> _Assigned task_
Write out the listing below from the line containing "Compute the residue of f at z = 2 + I." to its last line, unaltered, ends included.

> _Material for this exercise_
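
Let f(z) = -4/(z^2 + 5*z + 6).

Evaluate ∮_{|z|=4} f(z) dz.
By the residue theorem, ∮_C f(z) dz = 2πi · (sum of the residues of f at the poles inside |z| = 4).

The denominator factors as (z + 2)*(z + 3), so the singularities of f are simple poles at z = -2, z = -3.
  |-2|² = 4 < 16 = 4², so this pole is inside the contour.
  |-3|² = 9 < 16 = 4², so this pole is inside the contour.

With P(z) = -4 and Q(z) = z^2 + 5*z + 6, each pole is simple, so Res(f, z₀) = P(z₀)/Q'(z₀) with Q'(z) = 2*z + 5.
  Res(f, -2) = P(-2)/Q'(-2) = (-4)/(1) = -4
  Res(f, -3) = P(-3)/Q'(-3) = (-4)/(-1) = 4

Sum of residues inside C: 0
∮_C f(z) dz = 2πi · (0) = 0

Final answer: 0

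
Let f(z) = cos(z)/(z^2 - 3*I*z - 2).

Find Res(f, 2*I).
Write f(z) = P(z)/Q(z) with P(z) = cos(z) and Q(z) = z^2 - 3*I*z - 2.
The denominator factors as Q(z) = (z - 2*I)*(z - I), so z = 2*I is a simple zero of Q and P is analytic there; z = 2*I is therefore a simple pole and
  Res(f, z₀) = P(z₀)/Q'(z₀).

Q'(z) = 2*z - 3*I, so Q'(2*I) = I.
P(2*I) = cosh(2).

Res(f, 2*I) = (cosh(2))/(I) = -I*cosh(2)

Final answer: -I*cosh(2)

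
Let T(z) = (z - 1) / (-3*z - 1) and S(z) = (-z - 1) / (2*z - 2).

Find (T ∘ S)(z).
(-3*z + 1)/(z + 5)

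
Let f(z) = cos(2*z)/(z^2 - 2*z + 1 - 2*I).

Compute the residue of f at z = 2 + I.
(1/4 - I/4)*cos(4 + 2*I)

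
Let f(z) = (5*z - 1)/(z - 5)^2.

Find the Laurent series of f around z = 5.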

> _Task response_
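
Compute the residue of f at z = 2 + I.
(1/4 - I/4)*cos(4 + 2*I)

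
Let f(z) = (5*z - 1)/(z - 5)^2.

Find the Laurent series of f around z = 5.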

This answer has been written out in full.